*TASK PROMPT*.
Before you finish, make sure every line below has been written out exactly.

*Collected data entries*.
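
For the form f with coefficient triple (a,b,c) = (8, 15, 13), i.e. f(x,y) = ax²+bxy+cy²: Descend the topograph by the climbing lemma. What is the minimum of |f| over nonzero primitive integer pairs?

translate: b→-1 (≡15 mod 16), so (8,15,13)→(8,-1,6)
flip: (8,-1,6)→(6,1,8)
reduced (well bottom): (6,1,8) with a≤c, −a<b≤a
well minimum = a = 6

6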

*ANSWER TO THIS PROBLEM*.
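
For the form f with coefficient triple (a,b,c) = (8, 15, 13), i.e. f(x,y) = ax²+bxy+cy²: Descend the topograph by the climbing lemma. What is the minimum of |f| over nonzero primitive integer pairs?

translate: b→-1 (≡15 mod 16), so (8,15,13)→(8,-1,6)
flip: (8,-1,6)→(6,1,8)
reduced (well bottom): (6,1,8) with a≤c, −a<b≤a
well minimum = a = 6

6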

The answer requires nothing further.